• _REQUIRED ACTION_
Could you please return each line of the data that has the word "compared"?

Records from a collection
----------------------------------------

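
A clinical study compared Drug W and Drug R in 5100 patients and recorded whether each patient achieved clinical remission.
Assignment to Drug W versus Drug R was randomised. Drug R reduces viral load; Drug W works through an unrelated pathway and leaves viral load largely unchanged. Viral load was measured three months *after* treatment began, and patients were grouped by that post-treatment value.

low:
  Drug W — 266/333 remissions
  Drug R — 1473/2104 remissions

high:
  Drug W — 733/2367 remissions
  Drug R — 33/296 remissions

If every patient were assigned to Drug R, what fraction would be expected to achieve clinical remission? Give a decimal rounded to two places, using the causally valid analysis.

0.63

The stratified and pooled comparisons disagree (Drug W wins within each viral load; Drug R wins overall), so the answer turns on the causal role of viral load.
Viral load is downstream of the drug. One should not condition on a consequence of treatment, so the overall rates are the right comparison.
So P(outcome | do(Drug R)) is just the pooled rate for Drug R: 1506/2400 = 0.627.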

----------------------------------------

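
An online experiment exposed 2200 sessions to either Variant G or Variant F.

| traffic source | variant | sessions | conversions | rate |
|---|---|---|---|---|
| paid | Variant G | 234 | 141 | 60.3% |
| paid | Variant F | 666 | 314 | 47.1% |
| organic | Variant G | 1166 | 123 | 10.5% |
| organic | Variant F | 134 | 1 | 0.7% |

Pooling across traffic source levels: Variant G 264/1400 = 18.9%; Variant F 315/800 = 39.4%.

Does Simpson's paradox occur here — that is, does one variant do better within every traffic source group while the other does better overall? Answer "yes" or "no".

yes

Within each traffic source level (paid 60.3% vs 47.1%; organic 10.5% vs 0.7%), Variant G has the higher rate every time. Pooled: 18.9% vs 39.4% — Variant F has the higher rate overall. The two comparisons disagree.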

----------------------------------------

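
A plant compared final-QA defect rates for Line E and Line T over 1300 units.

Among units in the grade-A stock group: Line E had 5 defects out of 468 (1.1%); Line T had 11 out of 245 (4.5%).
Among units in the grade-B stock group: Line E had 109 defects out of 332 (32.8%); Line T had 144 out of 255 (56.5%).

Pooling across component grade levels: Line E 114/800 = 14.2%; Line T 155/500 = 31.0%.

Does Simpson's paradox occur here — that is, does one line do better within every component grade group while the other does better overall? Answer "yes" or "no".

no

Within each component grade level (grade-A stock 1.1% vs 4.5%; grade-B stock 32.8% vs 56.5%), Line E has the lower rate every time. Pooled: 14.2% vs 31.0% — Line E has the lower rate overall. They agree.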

----------------------------------------

• _WRITTEN ANSWER_
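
A clinical study compared Drug W and Drug R in 5100 patients and recorded whether each patient achieved clinical remission.
A plant compared final-QA defect rates for Line E and Line T over 1300 units.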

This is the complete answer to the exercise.